» WORK TASK: When the line containing "(c) Total ΔV" is reached, begin transcribing. Continue exactly through the final line of the listing, and return nothing else.
═════ RECORDS SUPPLIED
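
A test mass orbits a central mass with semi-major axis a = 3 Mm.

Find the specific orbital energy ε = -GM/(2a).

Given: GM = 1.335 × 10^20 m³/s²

Convert to SI: a = 3 Mm = 3e+06 m.
ε = −GM / (2a).
ε = −1.335e+20 / (2 · 3e+06) J/kg ≈ -2.225e+13 J/kg = -2.225e+04 GJ/kg.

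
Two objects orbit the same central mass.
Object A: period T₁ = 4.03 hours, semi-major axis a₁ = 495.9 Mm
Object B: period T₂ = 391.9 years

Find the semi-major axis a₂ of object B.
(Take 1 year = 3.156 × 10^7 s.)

Convert to SI: T₁ = 4.03 hours = 14508 s; a₁ = 495.9 Mm = 4.959e+08 m; T₂ = 391.9 years = 1.23684e+10 s.
Kepler's third law: (T₁/T₂)² = (a₁/a₂)³ ⇒ a₂ = a₁ · (T₂/T₁)^(2/3).
T₂/T₁ = 1.23684e+10 / 14508 = 852520.
a₂ = 4.959e+08 · (852520)^(2/3) m ≈ 4.459e+12 m = 4.459 Tm.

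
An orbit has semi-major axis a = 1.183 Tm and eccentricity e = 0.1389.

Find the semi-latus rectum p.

Convert to SI: a = 1.183 Tm = 1.183e+12 m.
p = a (1 − e²).
p = 1.183e+12 · (1 − (0.1389)²) = 1.183e+12 · 0.980707 ≈ 1.16e+12 m = 1.16 Tm.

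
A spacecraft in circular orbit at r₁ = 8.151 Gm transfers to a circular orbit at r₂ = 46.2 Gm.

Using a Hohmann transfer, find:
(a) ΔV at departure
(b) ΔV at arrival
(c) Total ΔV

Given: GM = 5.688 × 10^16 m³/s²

Convert to SI: r₁ = 8.151 Gm = 8.151e+09 m; r₂ = 46.2 Gm = 4.62e+10 m.
Transfer semi-major axis: a_t = (r₁ + r₂)/2 = (8.151e+09 + 4.62e+10)/2 = 2.71755e+10 m.
Circular speeds: v₁ = √(GM/r₁) = 2641.64 m/s, v₂ = √(GM/r₂) = 1109.58 m/s.
Transfer speeds (vis-viva v² = GM(2/r − 1/a_t)): v₁ᵗ = 3444.34 m/s, v₂ᵗ = 607.681 m/s.
(a) ΔV₁ = |v₁ᵗ − v₁| ≈ 802.7 m/s = 802.7 m/s.
(b) ΔV₂ = |v₂ − v₂ᵗ| ≈ 501.9 m/s = 501.9 m/s.
(c) ΔV_total = ΔV₁ + ΔV₂ ≈ 1305 m/s = 1.305 km/s.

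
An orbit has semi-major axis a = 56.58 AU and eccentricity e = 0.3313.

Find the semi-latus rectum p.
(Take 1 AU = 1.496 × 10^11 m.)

Convert to SI: a = 56.58 AU = 8.46437e+12 m.
p = a (1 − e²).
p = 8.46437e+12 · (1 − (0.3313)²) = 8.46437e+12 · 0.89024 ≈ 7.535e+12 m = 50.37 AU.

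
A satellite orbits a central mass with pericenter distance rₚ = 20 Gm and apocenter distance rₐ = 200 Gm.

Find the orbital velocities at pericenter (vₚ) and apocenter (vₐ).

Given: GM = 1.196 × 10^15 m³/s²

Convert to SI: rₚ = 20 Gm = 2e+10 m; rₐ = 200 Gm = 2e+11 m.
Use the vis-viva equation v² = GM(2/r − 1/a) with a = (rₚ + rₐ)/2 = (2e+10 + 2e+11)/2 = 1.1e+11 m.
vₚ = √(GM · (2/rₚ − 1/a)) = √(1.196e+15 · (2/2e+10 − 1/1.1e+11)) m/s ≈ 329.7 m/s = 329.7 m/s.
vₐ = √(GM · (2/rₐ − 1/a)) = √(1.196e+15 · (2/2e+11 − 1/1.1e+11)) m/s ≈ 32.97 m/s = 32.97 m/s.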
══════════
» SOLVED EXERCISE:
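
(c) Total ΔV

Given: GM = 5.688 × 10^16 m³/s²

Convert to SI: r₁ = 8.151 Gm = 8.151e+09 m; r₂ = 46.2 Gm = 4.62e+10 m.
Transfer semi-major axis: a_t = (r₁ + r₂)/2 = (8.151e+09 + 4.62e+10)/2 = 2.71755e+10 m.
Circular speeds: v₁ = √(GM/r₁) = 2641.64 m/s, v₂ = √(GM/r₂) = 1109.58 m/s.
Transfer speeds (vis-viva v² = GM(2/r − 1/a_t)): v₁ᵗ = 3444.34 m/s, v₂ᵗ = 607.681 m/s.
(a) ΔV₁ = |v₁ᵗ − v₁| ≈ 802.7 m/s = 802.7 m/s.
(b) ΔV₂ = |v₂ − v₂ᵗ| ≈ 501.9 m/s = 501.9 m/s.
(c) ΔV_total = ΔV₁ + ΔV₂ ≈ 1305 m/s = 1.305 km/s.

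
An orbit has semi-major axis a = 56.58 AU and eccentricity e = 0.3313.

Find the semi-latus rectum p.
(Take 1 AU = 1.496 × 10^11 m.)

Convert to SI: a = 56.58 AU = 8.46437e+12 m.
p = a (1 − e²).
p = 8.46437e+12 · (1 − (0.3313)²) = 8.46437e+12 · 0.89024 ≈ 7.535e+12 m = 50.37 AU.

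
A satellite orbits a central mass with pericenter distance rₚ = 20 Gm and apocenter distance rₐ = 200 Gm.

Find the orbital velocities at pericenter (vₚ) and apocenter (vₐ).

Given: GM = 1.196 × 10^15 m³/s²

Convert to SI: rₚ = 20 Gm = 2e+10 m; rₐ = 200 Gm = 2e+11 m.
Use the vis-viva equation v² = GM(2/r − 1/a) with a = (rₚ + rₐ)/2 = (2e+10 + 2e+11)/2 = 1.1e+11 m.
vₚ = √(GM · (2/rₚ − 1/a)) = √(1.196e+15 · (2/2e+10 − 1/1.1e+11)) m/s ≈ 329.7 m/s = 329.7 m/s.
vₐ = √(GM · (2/rₐ − 1/a)) = √(1.196e+15 · (2/2e+11 − 1/1.1e+11)) m/s ≈ 32.97 m/s = 32.97 m/s.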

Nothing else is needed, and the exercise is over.